__Data for analysis__:
________________________

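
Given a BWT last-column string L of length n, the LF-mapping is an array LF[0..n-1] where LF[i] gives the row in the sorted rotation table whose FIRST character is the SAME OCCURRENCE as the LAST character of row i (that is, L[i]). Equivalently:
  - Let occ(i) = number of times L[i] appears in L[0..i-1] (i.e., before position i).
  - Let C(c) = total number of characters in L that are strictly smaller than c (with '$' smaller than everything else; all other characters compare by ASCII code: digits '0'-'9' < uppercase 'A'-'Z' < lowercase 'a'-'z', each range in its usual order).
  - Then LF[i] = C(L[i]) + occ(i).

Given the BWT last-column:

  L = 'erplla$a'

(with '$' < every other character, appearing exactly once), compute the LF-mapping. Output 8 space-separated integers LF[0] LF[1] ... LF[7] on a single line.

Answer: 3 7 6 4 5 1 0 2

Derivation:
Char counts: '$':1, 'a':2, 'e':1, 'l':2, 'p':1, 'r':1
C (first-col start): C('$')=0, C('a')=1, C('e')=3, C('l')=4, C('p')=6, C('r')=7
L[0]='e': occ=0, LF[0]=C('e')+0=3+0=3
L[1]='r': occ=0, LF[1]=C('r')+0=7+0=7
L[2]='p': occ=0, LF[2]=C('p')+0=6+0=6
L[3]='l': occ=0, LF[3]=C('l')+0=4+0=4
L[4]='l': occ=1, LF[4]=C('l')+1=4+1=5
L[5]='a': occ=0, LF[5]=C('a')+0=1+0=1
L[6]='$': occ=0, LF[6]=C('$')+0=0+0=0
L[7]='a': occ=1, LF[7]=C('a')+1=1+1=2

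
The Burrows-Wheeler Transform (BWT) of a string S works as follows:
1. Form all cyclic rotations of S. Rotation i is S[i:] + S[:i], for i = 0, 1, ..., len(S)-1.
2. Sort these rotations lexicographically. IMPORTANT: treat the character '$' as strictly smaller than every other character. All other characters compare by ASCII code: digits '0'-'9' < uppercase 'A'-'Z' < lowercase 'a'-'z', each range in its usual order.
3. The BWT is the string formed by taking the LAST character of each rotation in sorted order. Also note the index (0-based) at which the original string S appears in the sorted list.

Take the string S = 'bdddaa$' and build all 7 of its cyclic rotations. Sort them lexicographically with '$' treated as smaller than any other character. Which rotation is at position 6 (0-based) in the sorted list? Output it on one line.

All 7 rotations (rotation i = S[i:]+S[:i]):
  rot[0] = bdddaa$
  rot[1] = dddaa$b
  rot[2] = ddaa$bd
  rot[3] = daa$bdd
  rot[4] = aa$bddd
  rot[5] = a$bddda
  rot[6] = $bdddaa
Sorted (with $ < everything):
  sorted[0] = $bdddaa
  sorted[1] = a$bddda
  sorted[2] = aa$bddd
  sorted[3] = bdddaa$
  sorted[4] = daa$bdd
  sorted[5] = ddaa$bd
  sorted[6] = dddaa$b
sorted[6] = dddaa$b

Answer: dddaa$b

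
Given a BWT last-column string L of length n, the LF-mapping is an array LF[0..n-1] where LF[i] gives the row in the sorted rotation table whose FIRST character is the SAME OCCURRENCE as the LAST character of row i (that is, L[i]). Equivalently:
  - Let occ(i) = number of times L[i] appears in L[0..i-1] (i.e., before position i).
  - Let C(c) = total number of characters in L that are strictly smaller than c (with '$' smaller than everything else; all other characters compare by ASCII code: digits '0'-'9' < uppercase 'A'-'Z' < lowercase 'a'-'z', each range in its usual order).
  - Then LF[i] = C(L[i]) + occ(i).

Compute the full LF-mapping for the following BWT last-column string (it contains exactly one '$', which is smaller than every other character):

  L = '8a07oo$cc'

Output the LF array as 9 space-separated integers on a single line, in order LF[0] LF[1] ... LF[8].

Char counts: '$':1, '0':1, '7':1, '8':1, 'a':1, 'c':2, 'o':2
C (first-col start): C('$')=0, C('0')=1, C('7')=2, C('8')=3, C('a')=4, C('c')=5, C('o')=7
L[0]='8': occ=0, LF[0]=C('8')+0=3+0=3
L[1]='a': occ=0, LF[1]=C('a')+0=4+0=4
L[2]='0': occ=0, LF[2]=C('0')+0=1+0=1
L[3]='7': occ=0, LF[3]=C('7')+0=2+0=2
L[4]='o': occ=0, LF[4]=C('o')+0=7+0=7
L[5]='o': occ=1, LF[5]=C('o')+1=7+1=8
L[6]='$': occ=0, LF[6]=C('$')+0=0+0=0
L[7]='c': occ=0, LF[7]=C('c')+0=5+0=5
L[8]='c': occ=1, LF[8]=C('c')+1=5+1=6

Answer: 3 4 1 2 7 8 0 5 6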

________________________

__Exercise aim__:
What needs duplicating is the run of lines from the one containing "Compute the full" through the last line of the entries above, exact and complete.

__Answer for this exercise__:
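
Compute the full LF-mapping for the following BWT last-column string (it contains exactly one '$', which is smaller than every other character):

  L = '8a07oo$cc'

Output the LF array as 9 space-separated integers on a single line, in order LF[0] LF[1] ... LF[8].

Char counts: '$':1, '0':1, '7':1, '8':1, 'a':1, 'c':2, 'o':2
C (first-col start): C('$')=0, C('0')=1, C('7')=2, C('8')=3, C('a')=4, C('c')=5, C('o')=7
L[0]='8': occ=0, LF[0]=C('8')+0=3+0=3
L[1]='a': occ=0, LF[1]=C('a')+0=4+0=4
L[2]='0': occ=0, LF[2]=C('0')+0=1+0=1
L[3]='7': occ=0, LF[3]=C('7')+0=2+0=2
L[4]='o': occ=0, LF[4]=C('o')+0=7+0=7
L[5]='o': occ=1, LF[5]=C('o')+1=7+1=8
L[6]='$': occ=0, LF[6]=C('$')+0=0+0=0
L[7]='c': occ=0, LF[7]=C('c')+0=5+0=5
L[8]='c': occ=1, LF[8]=C('c')+1=5+1=6

Answer: 3 4 1 2 7 8 0 5 6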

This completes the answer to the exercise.